Extracted data: Begin

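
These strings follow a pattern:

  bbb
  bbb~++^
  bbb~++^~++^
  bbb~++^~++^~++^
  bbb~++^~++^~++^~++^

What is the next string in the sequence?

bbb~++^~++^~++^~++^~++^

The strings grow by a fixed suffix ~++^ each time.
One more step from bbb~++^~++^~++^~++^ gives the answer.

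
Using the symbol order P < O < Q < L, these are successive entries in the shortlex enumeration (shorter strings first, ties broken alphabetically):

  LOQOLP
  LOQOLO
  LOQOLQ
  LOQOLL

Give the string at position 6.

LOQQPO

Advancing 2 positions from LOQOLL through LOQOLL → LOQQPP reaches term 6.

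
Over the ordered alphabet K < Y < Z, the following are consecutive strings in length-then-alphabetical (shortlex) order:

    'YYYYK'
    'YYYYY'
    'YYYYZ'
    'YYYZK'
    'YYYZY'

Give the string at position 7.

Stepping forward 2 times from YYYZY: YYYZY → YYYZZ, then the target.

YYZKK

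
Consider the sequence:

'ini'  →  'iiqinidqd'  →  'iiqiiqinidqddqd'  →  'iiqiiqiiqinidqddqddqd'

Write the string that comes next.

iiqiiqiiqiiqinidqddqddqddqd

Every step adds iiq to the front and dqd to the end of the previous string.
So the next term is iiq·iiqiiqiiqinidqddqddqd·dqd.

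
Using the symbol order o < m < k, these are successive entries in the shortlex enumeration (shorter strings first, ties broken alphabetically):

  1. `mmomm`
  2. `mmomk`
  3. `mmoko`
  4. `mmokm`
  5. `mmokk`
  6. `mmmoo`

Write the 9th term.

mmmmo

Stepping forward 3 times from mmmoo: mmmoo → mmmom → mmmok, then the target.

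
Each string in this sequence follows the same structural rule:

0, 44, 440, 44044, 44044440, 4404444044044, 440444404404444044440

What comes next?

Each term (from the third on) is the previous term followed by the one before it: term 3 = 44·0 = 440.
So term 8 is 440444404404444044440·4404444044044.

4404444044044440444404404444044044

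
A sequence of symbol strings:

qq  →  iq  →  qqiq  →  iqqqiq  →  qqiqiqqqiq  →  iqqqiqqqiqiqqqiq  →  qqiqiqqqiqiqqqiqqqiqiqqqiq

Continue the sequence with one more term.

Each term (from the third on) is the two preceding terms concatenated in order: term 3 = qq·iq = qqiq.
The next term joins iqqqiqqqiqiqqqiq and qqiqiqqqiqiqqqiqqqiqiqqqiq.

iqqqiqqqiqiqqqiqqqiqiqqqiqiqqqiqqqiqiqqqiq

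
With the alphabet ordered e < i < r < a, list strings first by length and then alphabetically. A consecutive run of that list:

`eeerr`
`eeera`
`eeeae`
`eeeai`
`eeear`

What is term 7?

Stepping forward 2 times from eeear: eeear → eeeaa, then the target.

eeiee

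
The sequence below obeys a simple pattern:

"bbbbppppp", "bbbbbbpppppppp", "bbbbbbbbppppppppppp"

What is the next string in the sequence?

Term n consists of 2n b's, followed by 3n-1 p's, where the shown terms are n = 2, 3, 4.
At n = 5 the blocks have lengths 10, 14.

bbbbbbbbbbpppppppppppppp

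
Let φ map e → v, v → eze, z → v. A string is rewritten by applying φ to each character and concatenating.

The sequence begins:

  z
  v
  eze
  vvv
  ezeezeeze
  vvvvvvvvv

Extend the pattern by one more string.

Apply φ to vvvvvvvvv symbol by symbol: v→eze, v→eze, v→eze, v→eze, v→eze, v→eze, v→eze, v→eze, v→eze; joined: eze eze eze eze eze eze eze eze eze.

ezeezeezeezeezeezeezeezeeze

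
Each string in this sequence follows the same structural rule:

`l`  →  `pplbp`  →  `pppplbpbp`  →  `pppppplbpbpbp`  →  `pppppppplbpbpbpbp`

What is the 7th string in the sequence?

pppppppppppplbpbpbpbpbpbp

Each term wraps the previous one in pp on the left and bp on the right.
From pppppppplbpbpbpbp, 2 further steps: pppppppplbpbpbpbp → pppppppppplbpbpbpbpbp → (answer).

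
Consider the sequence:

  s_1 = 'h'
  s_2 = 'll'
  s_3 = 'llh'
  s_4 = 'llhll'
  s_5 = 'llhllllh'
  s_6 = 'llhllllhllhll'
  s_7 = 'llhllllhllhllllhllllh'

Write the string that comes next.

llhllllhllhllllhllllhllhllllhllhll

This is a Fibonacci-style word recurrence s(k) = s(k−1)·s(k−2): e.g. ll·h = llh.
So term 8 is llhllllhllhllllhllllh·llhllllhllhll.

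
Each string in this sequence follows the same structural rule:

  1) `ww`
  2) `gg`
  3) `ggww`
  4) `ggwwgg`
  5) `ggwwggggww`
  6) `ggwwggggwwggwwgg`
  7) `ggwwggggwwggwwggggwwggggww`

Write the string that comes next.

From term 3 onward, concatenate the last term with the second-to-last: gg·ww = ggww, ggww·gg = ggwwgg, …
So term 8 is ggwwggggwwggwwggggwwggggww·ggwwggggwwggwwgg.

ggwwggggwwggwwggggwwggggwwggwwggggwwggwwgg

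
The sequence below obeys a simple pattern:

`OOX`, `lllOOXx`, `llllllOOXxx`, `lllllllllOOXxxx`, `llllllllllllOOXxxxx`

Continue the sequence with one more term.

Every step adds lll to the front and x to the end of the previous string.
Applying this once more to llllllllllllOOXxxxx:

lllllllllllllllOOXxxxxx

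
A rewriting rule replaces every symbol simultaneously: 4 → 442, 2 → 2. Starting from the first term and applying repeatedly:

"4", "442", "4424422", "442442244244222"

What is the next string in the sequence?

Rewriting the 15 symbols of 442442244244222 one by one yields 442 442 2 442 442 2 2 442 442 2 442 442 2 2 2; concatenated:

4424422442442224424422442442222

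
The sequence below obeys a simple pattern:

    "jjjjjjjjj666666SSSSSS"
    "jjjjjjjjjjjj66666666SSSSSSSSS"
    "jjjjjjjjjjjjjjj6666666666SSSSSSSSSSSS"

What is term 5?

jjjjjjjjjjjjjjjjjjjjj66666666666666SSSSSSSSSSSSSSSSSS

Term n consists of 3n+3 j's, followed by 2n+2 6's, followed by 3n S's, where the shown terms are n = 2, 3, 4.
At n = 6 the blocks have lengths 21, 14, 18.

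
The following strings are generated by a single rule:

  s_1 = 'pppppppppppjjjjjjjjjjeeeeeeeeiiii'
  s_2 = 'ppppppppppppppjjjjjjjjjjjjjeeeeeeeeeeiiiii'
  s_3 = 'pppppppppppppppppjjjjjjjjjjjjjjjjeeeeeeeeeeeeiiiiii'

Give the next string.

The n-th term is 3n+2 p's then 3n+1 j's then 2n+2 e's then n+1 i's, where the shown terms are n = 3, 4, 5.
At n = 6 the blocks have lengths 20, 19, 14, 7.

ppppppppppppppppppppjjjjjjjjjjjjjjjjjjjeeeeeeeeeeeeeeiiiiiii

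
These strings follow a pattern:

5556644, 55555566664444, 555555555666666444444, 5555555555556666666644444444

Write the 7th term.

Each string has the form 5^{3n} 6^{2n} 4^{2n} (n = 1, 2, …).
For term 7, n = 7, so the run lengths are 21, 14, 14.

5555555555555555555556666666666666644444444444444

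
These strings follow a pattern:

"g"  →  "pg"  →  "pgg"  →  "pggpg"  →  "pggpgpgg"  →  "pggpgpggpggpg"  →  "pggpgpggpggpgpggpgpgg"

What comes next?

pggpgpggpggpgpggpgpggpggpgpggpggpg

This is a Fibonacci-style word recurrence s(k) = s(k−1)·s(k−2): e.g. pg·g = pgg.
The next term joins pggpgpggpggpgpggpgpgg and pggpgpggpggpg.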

Extracted data: End

» **Exercise**: Nothing is to be left out. Repeat the whole listing exactly.

» **Finished task**:
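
These strings follow a pattern:

  bbb
  bbb~++^
  bbb~++^~++^
  bbb~++^~++^~++^
  bbb~++^~++^~++^~++^

What is the next string in the sequence?

bbb~++^~++^~++^~++^~++^

The strings grow by a fixed suffix ~++^ each time.
One more step from bbb~++^~++^~++^~++^ gives the answer.

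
Using the symbol order P < O < Q < L, these are successive entries in the shortlex enumeration (shorter strings first, ties broken alphabetically):

  LOQOLP
  LOQOLO
  LOQOLQ
  LOQOLL

Give the string at position 6.

LOQQPO

Advancing 2 positions from LOQOLL through LOQOLL → LOQQPP reaches term 6.

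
Over the ordered alphabet K < Y < Z, the following are consecutive strings in length-then-alphabetical (shortlex) order:

    'YYYYK'
    'YYYYY'
    'YYYYZ'
    'YYYZK'
    'YYYZY'

Give the string at position 7.

Stepping forward 2 times from YYYZY: YYYZY → YYYZZ, then the target.

YYZKK

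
Consider the sequence:

'ini'  →  'iiqinidqd'  →  'iiqiiqinidqddqd'  →  'iiqiiqiiqinidqddqddqd'

Write the string that comes next.

iiqiiqiiqiiqinidqddqddqddqd

Every step adds iiq to the front and dqd to the end of the previous string.
So the next term is iiq·iiqiiqiiqinidqddqddqd·dqd.

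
Using the symbol order o < m < k, these are successive entries in the shortlex enumeration (shorter strings first, ties broken alphabetically):

  1. `mmomm`
  2. `mmomk`
  3. `mmoko`
  4. `mmokm`
  5. `mmokk`
  6. `mmmoo`

Write the 9th term.

mmmmo

Stepping forward 3 times from mmmoo: mmmoo → mmmom → mmmok, then the target.

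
Each string in this sequence follows the same structural rule:

0, 44, 440, 44044, 44044440, 4404444044044, 440444404404444044440

What comes next?

Each term (from the third on) is the previous term followed by the one before it: term 3 = 44·0 = 440.
So term 8 is 440444404404444044440·4404444044044.

4404444044044440444404404444044044

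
A sequence of symbol strings:

qq  →  iq  →  qqiq  →  iqqqiq  →  qqiqiqqqiq  →  iqqqiqqqiqiqqqiq  →  qqiqiqqqiqiqqqiqqqiqiqqqiq

Continue the sequence with one more term.

Each term (from the third on) is the two preceding terms concatenated in order: term 3 = qq·iq = qqiq.
The next term joins iqqqiqqqiqiqqqiq and qqiqiqqqiqiqqqiqqqiqiqqqiq.

iqqqiqqqiqiqqqiqqqiqiqqqiqiqqqiqqqiqiqqqiq

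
With the alphabet ordered e < i < r < a, list strings first by length and then alphabetically. A consecutive run of that list:

`eeerr`
`eeera`
`eeeae`
`eeeai`
`eeear`

What is term 7?

Stepping forward 2 times from eeear: eeear → eeeaa, then the target.

eeiee

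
The sequence below obeys a simple pattern:

"bbbbppppp", "bbbbbbpppppppp", "bbbbbbbbppppppppppp"

What is the next string in the sequence?

Term n consists of 2n b's, followed by 3n-1 p's, where the shown terms are n = 2, 3, 4.
At n = 5 the blocks have lengths 10, 14.

bbbbbbbbbbpppppppppppppp

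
Let φ map e → v, v → eze, z → v. A string is rewritten by applying φ to each character and concatenating.

The sequence begins:

  z
  v
  eze
  vvv
  ezeezeeze
  vvvvvvvvv

Extend the pattern by one more string.

Apply φ to vvvvvvvvv symbol by symbol: v→eze, v→eze, v→eze, v→eze, v→eze, v→eze, v→eze, v→eze, v→eze; joined: eze eze eze eze eze eze eze eze eze.

ezeezeezeezeezeezeezeezeeze

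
Each string in this sequence follows the same structural rule:

`l`  →  `pplbp`  →  `pppplbpbp`  →  `pppppplbpbpbp`  →  `pppppppplbpbpbpbp`

What is the 7th string in the sequence?

pppppppppppplbpbpbpbpbpbp

Each term wraps the previous one in pp on the left and bp on the right.
From pppppppplbpbpbpbp, 2 further steps: pppppppplbpbpbpbp → pppppppppplbpbpbpbpbp → (answer).

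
Consider the sequence:

  s_1 = 'h'
  s_2 = 'll'
  s_3 = 'llh'
  s_4 = 'llhll'
  s_5 = 'llhllllh'
  s_6 = 'llhllllhllhll'
  s_7 = 'llhllllhllhllllhllllh'

Write the string that comes next.

llhllllhllhllllhllllhllhllllhllhll

This is a Fibonacci-style word recurrence s(k) = s(k−1)·s(k−2): e.g. ll·h = llh.
So term 8 is llhllllhllhllllhllllh·llhllllhllhll.

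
Each string in this sequence follows the same structural rule:

  1) `ww`
  2) `gg`
  3) `ggww`
  4) `ggwwgg`
  5) `ggwwggggww`
  6) `ggwwggggwwggwwgg`
  7) `ggwwggggwwggwwggggwwggggww`

Write the string that comes next.

From term 3 onward, concatenate the last term with the second-to-last: gg·ww = ggww, ggww·gg = ggwwgg, …
So term 8 is ggwwggggwwggwwggggwwggggww·ggwwggggwwggwwgg.

ggwwggggwwggwwggggwwggggwwggwwggggwwggwwgg

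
The sequence below obeys a simple pattern:

`OOX`, `lllOOXx`, `llllllOOXxx`, `lllllllllOOXxxx`, `llllllllllllOOXxxxx`

Continue the sequence with one more term.

Every step adds lll to the front and x to the end of the previous string.
Applying this once more to llllllllllllOOXxxxx:

lllllllllllllllOOXxxxxx

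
A rewriting rule replaces every symbol simultaneously: 4 → 442, 2 → 2. Starting from the first term and applying repeatedly:

"4", "442", "4424422", "442442244244222"

What is the next string in the sequence?

Rewriting the 15 symbols of 442442244244222 one by one yields 442 442 2 442 442 2 2 442 442 2 442 442 2 2 2; concatenated:

4424422442442224424422442442222

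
The sequence below obeys a simple pattern:

    "jjjjjjjjj666666SSSSSS"
    "jjjjjjjjjjjj66666666SSSSSSSSS"
    "jjjjjjjjjjjjjjj6666666666SSSSSSSSSSSS"

What is term 5?

jjjjjjjjjjjjjjjjjjjjj66666666666666SSSSSSSSSSSSSSSSSS

Term n consists of 3n+3 j's, followed by 2n+2 6's, followed by 3n S's, where the shown terms are n = 2, 3, 4.
At n = 6 the blocks have lengths 21, 14, 18.

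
The following strings are generated by a single rule:

  s_1 = 'pppppppppppjjjjjjjjjjeeeeeeeeiiii'
  s_2 = 'ppppppppppppppjjjjjjjjjjjjjeeeeeeeeeeiiiii'
  s_3 = 'pppppppppppppppppjjjjjjjjjjjjjjjjeeeeeeeeeeeeiiiiii'

Give the next string.

The n-th term is 3n+2 p's then 3n+1 j's then 2n+2 e's then n+1 i's, where the shown terms are n = 3, 4, 5.
At n = 6 the blocks have lengths 20, 19, 14, 7.

ppppppppppppppppppppjjjjjjjjjjjjjjjjjjjeeeeeeeeeeeeeeiiiiiii

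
These strings follow a pattern:

5556644, 55555566664444, 555555555666666444444, 5555555555556666666644444444

Write the 7th term.

Each string has the form 5^{3n} 6^{2n} 4^{2n} (n = 1, 2, …).
For term 7, n = 7, so the run lengths are 21, 14, 14.

5555555555555555555556666666666666644444444444444

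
These strings follow a pattern:

"g"  →  "pg"  →  "pgg"  →  "pggpg"  →  "pggpgpgg"  →  "pggpgpggpggpg"  →  "pggpgpggpggpgpggpgpgg"

What comes next?

pggpgpggpggpgpggpgpggpggpgpggpggpg

This is a Fibonacci-style word recurrence s(k) = s(k−1)·s(k−2): e.g. pg·g = pgg.
The next term joins pggpgpggpggpgpggpgpgg and pggpgpggpggpg.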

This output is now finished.